*** Records for this task ***

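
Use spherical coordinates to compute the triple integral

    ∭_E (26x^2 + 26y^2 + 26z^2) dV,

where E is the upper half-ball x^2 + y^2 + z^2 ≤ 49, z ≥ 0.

In spherical coordinates, x = ρ sin(φ) cos(θ), y = ρ sin(φ) sin(θ), z = ρ cos(φ), and dV = ρ^2 sin(φ) dρ dφ dθ.

The integrand becomes 26ρ^2, so

    ∭_E (26x^2 + 26y^2 + 26z^2) dV = ∫_{0}^{2π} ∫_{0}^{π/2} ∫_{0}^{7} (26ρ^2) · ρ^2 sin(φ) dρ dφ dθ.

Inner (ρ): 436982sin(φ)/5.
Middle (φ): 436982/5.
Outer (θ): 873964π/5.

Therefore the triple integral equals 873964π/5.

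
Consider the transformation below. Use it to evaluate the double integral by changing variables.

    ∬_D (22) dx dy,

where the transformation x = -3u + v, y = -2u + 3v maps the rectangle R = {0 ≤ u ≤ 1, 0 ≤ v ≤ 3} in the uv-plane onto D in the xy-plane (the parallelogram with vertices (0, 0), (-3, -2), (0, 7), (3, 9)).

Compute the Jacobian determinant of (x, y) with respect to (u, v):

    ∂(x,y)/∂(u,v) = | -3  1 | = (-3)(3) - (1)(-2) = -7.
                   | -2  3 |

Its absolute value is |J| = 7 (the area scaling factor).

Substituting x = -3u + v, y = -2u + 3v into the integrand,

    22 → 22,

so the integral becomes

    ∬_R (22) · |J| du dv = ∫_0^1 ∫_0^3 (154) dv du.

Inner (v): 462.
Outer (u): 462.

Therefore ∬_D (22) dx dy = 462.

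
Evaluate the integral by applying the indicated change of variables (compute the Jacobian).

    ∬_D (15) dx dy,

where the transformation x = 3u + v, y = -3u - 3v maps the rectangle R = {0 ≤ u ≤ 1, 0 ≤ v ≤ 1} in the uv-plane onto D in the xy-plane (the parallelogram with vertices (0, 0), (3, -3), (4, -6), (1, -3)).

Compute the Jacobian determinant of (x, y) with respect to (u, v):

    ∂(x,y)/∂(u,v) = | 3  1 | = (3)(-3) - (1)(-3) = -6.
                   | -3  -3 |

Its absolute value is |J| = 6 (the area scaling factor).

Substituting x = 3u + v, y = -3u - 3v into the integrand,

    15 → 15,

so the integral becomes

    ∬_R (15) · |J| du dv = ∫_0^1 ∫_0^1 (90) dv du.

Inner (v): 90.
Outer (u): 90.

Therefore ∬_D (15) dx dy = 90.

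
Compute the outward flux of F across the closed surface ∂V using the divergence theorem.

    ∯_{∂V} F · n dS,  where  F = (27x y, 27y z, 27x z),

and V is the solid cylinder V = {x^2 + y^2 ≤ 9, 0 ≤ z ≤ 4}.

By the divergence theorem,

    ∯_{∂V} F · n dS = ∭_V (∇ · F) dV.

Compute the divergence:
    ∇ · F = ∂F_x/∂x + ∂F_y/∂y + ∂F_z/∂z = 27y + 27z + 27x = 27x + 27y + 27z.

In cylindrical coordinates, x = r cos(θ), y = r sin(θ), z = z, dV = r dr dθ dz, with 0 ≤ r ≤ 3, 0 ≤ θ ≤ 2π, 0 ≤ z ≤ 4.

The integrand, after substitution and multiplying by the volume element, becomes (27sqrt(2)r sin(θ + π/4) + 27z) · r, so

    ∭_V (∇·F) dV = ∫_0^{2π} ∫_0^{3} ∫_0^{4} (27sqrt(2)r sin(θ + π/4) + 27z) · r dz dr dθ.

Inner (z from 0 to 4): 108r (sqrt(2)r sin(θ + π/4) + 2).
Middle (r from 0 to 3): 972sqrt(2)sin(θ + π/4) + 972.
Outer (θ from 0 to 2π): 1944π.

Therefore ∯_{∂V} F · n dS = 1944π.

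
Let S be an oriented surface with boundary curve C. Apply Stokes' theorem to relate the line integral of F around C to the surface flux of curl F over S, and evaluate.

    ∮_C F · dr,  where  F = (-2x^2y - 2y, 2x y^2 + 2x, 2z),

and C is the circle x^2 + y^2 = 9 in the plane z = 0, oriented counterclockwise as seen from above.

Let S be the flat disk x^2 + y^2 ≤ 9 in the plane z = 0, with upward unit normal n̂ = ẑ. By Stokes' theorem,

    ∮_C F · dr = ∬_S (∇ × F) · n̂ dS = ∬_D (curl F)_z dA,

where D is the disk x^2 + y^2 ≤ 9.

Compute the curl of F = (-2x^2y - 2y, 2x y^2 + 2x, 2z):
    (∇ × F)_x = ∂F_z/∂y - ∂F_y/∂z = 0,
    (∇ × F)_y = ∂F_x/∂z - ∂F_z/∂x = 0,
    (∇ × F)_z = ∂F_y/∂x - ∂F_x/∂y = 2x^2 + 2y^2 + 4.

On z = 0, (curl F)_z = 2x^2 + 2y^2 + 4.

Convert to polar (x = r cos θ, y = r sin θ, dA = r dr dθ); the integrand becomes 2r^2 + 4, so

    ∬_D (curl F)_z dA = ∫_0^{2π} ∫_0^{3} (2r^2 + 4) · r dr dθ.

Inner (r from 0 to 3): 117/2.
Outer (θ from 0 to 2π): 117π.

Therefore ∮_C F · dr = 117π.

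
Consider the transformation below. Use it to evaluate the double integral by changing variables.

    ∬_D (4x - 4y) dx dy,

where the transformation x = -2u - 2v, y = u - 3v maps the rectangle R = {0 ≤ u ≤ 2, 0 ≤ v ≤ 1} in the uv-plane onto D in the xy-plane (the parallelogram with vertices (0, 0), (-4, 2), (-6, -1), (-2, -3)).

Compute the Jacobian determinant of (x, y) with respect to (u, v):

    ∂(x,y)/∂(u,v) = | -2  -2 | = (-2)(-3) - (-2)(1) = 8.
                   | 1  -3 |

Its absolute value is |J| = 8 (the area scaling factor).

Substituting x = -2u - 2v, y = u - 3v into the integrand,

    4x - 4y → -12u + 4v,

so the integral becomes

    ∬_R (-12u + 4v) · |J| du dv = ∫_0^2 ∫_0^1 (-96u + 32v) dv du.

Inner (v): 16 - 96u.
Outer (u): -160.

Therefore ∬_D (4x - 4y) dx dy = -160.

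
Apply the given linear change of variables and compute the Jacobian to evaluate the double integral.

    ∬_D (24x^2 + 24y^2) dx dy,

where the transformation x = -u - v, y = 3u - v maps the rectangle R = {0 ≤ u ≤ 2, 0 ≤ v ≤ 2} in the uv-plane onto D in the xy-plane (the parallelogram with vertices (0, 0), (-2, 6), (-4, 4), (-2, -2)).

Compute the Jacobian determinant of (x, y) with respect to (u, v):

    ∂(x,y)/∂(u,v) = | -1  -1 | = (-1)(-1) - (-1)(3) = 4.
                   | 3  -1 |

Its absolute value is |J| = 4 (the area scaling factor).

Substituting x = -u - v, y = 3u - v into the integrand,

    24x^2 + 24y^2 → 240u^2 - 96u v + 48v^2,

so the integral becomes

    ∬_R (240u^2 - 96u v + 48v^2) · |J| du dv = ∫_0^2 ∫_0^2 (960u^2 - 384u v + 192v^2) dv du.

Inner (v): 1920u^2 - 768u + 512.
Outer (u): 4608.

Therefore ∬_D (24x^2 + 24y^2) dx dy = 4608.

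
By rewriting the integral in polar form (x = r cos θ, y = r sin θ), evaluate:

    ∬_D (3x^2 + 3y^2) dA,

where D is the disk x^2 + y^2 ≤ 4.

The region D is 0 ≤ r ≤ 2, 0 ≤ θ ≤ 2π in polar coordinates, where x = r cos(θ), y = r sin(θ), and dA = r dr dθ.

Under the substitution, the integrand becomes 3r^2, so

    ∬_D (3x^2 + 3y^2) dA = ∫_{0}^{2π} ∫_{0}^{2} (3r^2) · r dr dθ.

Inner integral (in r): ∫_{0}^{2} (3r^2) · r dr = 12.

Outer integral (in θ): ∫_{0}^{2π} (12) dθ = 24π.

Therefore ∬_D (3x^2 + 3y^2) dA = 24π.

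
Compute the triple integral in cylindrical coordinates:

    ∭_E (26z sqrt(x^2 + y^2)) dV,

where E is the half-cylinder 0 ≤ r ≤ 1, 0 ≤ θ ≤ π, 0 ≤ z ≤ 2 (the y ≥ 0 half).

In cylindrical coordinates, x = r cos(θ), y = r sin(θ), z = z, and dV = r dr dθ dz.

The integrand becomes 26r z, so

    ∭_E (26z sqrt(x^2 + y^2)) dV = ∫_{0}^{π} ∫_{0}^{1} ∫_{0}^{2} (26r z) · r dz dr dθ.

Inner (z): 52r^2.
Middle (r from 0 to 1): 52/3.
Outer (θ): 52π/3.

Therefore the triple integral equals 52π/3.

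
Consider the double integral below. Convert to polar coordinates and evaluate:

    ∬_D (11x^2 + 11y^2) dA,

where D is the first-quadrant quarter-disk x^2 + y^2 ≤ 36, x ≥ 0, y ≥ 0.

The region D is 0 ≤ r ≤ 6, 0 ≤ θ ≤ π/2 in polar coordinates, where x = r cos(θ), y = r sin(θ), and dA = r dr dθ.

Under the substitution, the integrand becomes 11r^2, so

    ∬_D (11x^2 + 11y^2) dA = ∫_{0}^{π/2} ∫_{0}^{6} (11r^2) · r dr dθ.

Inner integral (in r): ∫_{0}^{6} (11r^2) · r dr = 3564.

Outer integral (in θ): ∫_{0}^{π/2} (3564) dθ = 1782π.

Therefore ∬_D (11x^2 + 11y^2) dA = 1782π.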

***

● About this exercise
When the word "change" occurs in a line above, list that line.

● Response for this exercise
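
Evaluate the integral by applying the indicated change of variables (compute the Jacobian).
Apply the given linear change of variables and compute the Jacobian to evaluate the double integral.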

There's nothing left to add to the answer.